* [Exercise brief]: All records shown below should be given again, character for character.

* [Stored items]:
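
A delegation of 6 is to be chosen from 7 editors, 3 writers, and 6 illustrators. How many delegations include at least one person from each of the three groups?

With no constraint there are C(16,6) = 8008 possible selections.
Subtract selections that omit an entire group: no editors → C(9,6) = 84; no writers → C(13,6) = 1716; no illustrators → C(10,6) = 210.
Add back selections omitting two groups (i.e. drawn from a single group): C(7,6) + C(3,6) + C(6,6) = 8.
By inclusion–exclusion: 8008 − 2010 + 8 = 6006.

6006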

* [Reply to the task]:
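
A delegation of 6 is to be chosen from 7 editors, 3 writers, and 6 illustrators. How many delegations include at least one person from each of the three groups?

With no constraint there are C(16,6) = 8008 possible selections.
Subtract selections that omit an entire group: no editors → C(9,6) = 84; no writers → C(13,6) = 1716; no illustrators → C(10,6) = 210.
Add back selections omitting two groups (i.e. drawn from a single group): C(7,6) + C(3,6) + C(6,6) = 8.
By inclusion–exclusion: 8008 − 2010 + 8 = 6006.

6006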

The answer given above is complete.